— Required work —
Give back the entries in full, exactly as they are written.

*** Block opens ***

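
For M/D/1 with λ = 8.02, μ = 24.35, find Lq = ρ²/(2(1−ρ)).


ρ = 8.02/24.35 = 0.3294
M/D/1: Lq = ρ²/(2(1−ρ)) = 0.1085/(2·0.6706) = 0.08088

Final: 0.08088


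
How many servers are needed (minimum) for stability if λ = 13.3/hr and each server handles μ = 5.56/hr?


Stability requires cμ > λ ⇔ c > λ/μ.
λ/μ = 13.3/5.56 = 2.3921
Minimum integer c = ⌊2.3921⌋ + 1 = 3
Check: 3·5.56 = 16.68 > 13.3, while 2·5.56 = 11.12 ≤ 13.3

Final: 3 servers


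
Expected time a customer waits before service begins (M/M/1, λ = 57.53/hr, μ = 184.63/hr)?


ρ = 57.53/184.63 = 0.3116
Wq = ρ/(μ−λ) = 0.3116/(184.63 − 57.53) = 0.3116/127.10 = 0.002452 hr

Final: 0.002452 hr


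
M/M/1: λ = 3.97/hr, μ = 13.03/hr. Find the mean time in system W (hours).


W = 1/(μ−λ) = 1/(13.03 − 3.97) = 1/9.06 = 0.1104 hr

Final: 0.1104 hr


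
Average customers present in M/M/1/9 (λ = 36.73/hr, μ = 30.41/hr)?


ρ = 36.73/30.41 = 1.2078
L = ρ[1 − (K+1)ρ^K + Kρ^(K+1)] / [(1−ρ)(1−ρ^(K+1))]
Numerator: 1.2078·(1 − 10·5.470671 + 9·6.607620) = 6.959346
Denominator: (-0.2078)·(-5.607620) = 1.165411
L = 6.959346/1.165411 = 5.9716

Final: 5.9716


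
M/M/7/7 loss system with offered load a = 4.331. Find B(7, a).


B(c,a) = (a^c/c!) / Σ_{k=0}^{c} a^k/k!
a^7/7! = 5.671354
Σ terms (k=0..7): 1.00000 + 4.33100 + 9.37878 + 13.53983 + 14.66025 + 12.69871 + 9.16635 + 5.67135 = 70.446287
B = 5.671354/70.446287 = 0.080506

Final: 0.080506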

*** Block closes ***

— Answer to the problem —
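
For M/D/1 with λ = 8.02, μ = 24.35, find Lq = ρ²/(2(1−ρ)).


ρ = 8.02/24.35 = 0.3294
M/D/1: Lq = ρ²/(2(1−ρ)) = 0.1085/(2·0.6706) = 0.08088

Final: 0.08088


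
How many servers are needed (minimum) for stability if λ = 13.3/hr and each server handles μ = 5.56/hr?


Stability requires cμ > λ ⇔ c > λ/μ.
λ/μ = 13.3/5.56 = 2.3921
Minimum integer c = ⌊2.3921⌋ + 1 = 3
Check: 3·5.56 = 16.68 > 13.3, while 2·5.56 = 11.12 ≤ 13.3

Final: 3 servers


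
Expected time a customer waits before service begins (M/M/1, λ = 57.53/hr, μ = 184.63/hr)?


ρ = 57.53/184.63 = 0.3116
Wq = ρ/(μ−λ) = 0.3116/(184.63 − 57.53) = 0.3116/127.10 = 0.002452 hr

Final: 0.002452 hr


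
M/M/1: λ = 3.97/hr, μ = 13.03/hr. Find the mean time in system W (hours).


W = 1/(μ−λ) = 1/(13.03 − 3.97) = 1/9.06 = 0.1104 hr

Final: 0.1104 hr


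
Average customers present in M/M/1/9 (λ = 36.73/hr, μ = 30.41/hr)?


ρ = 36.73/30.41 = 1.2078
L = ρ[1 − (K+1)ρ^K + Kρ^(K+1)] / [(1−ρ)(1−ρ^(K+1))]
Numerator: 1.2078·(1 − 10·5.470671 + 9·6.607620) = 6.959346
Denominator: (-0.2078)·(-5.607620) = 1.165411
L = 6.959346/1.165411 = 5.9716

Final: 5.9716


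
M/M/7/7 loss system with offered load a = 4.331. Find B(7, a).


B(c,a) = (a^c/c!) / Σ_{k=0}^{c} a^k/k!
a^7/7! = 5.671354
Σ terms (k=0..7): 1.00000 + 4.33100 + 9.37878 + 13.53983 + 14.66025 + 12.69871 + 9.16635 + 5.67135 = 70.446287
B = 5.671354/70.446287 = 0.080506

Final: 0.080506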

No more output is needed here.